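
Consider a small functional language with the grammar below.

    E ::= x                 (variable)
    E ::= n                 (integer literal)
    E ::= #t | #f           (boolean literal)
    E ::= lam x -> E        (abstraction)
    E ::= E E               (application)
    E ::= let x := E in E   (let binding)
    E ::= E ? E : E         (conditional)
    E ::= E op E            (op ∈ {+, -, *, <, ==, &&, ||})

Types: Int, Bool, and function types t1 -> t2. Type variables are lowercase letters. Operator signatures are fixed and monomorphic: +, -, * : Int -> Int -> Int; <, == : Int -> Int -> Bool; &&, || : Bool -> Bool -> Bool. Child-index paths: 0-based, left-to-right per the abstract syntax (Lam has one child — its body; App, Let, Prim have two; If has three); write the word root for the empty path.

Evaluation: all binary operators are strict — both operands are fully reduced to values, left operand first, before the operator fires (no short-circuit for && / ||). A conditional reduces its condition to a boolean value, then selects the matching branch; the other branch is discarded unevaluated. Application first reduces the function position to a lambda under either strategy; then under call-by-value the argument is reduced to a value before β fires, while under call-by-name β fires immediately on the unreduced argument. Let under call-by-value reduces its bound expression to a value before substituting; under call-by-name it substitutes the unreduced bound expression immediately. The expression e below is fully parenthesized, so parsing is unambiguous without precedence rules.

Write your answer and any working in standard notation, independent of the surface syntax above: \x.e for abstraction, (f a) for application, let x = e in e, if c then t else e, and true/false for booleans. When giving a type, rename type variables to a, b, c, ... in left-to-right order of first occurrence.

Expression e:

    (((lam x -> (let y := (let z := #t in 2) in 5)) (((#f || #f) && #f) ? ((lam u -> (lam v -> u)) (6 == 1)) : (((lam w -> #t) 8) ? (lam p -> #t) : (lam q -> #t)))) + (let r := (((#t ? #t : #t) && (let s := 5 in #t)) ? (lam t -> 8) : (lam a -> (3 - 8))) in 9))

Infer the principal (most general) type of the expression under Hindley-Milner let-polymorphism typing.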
═══
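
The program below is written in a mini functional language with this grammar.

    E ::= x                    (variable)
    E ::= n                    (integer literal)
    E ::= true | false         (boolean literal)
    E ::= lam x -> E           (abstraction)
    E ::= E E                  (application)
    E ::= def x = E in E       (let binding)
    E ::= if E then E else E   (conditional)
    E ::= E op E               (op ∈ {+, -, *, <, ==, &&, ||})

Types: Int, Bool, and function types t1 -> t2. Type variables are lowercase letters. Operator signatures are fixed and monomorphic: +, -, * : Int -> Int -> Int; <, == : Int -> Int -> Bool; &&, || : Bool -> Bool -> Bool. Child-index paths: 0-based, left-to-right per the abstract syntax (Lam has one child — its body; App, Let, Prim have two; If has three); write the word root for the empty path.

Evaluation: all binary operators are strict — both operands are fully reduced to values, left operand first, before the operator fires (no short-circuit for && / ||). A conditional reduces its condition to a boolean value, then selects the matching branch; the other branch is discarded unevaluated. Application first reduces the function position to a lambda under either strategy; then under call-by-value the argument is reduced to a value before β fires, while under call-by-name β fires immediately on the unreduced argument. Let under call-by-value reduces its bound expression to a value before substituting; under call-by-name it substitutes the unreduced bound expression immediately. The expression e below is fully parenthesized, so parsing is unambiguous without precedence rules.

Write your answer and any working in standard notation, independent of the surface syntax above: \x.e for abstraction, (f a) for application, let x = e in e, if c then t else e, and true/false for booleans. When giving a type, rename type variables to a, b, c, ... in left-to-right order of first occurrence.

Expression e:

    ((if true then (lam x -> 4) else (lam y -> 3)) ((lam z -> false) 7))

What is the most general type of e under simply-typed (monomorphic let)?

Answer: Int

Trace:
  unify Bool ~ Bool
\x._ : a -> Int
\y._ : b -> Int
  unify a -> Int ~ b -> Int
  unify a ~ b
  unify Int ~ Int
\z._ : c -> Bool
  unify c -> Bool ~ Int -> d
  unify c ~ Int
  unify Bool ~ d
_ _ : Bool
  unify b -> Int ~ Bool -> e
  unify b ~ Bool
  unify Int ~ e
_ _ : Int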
═══
ACTIVITY: The word "integer" may turn up on some lines of these records; say how many, with no other words.

PROBLEM SOLUTION: 2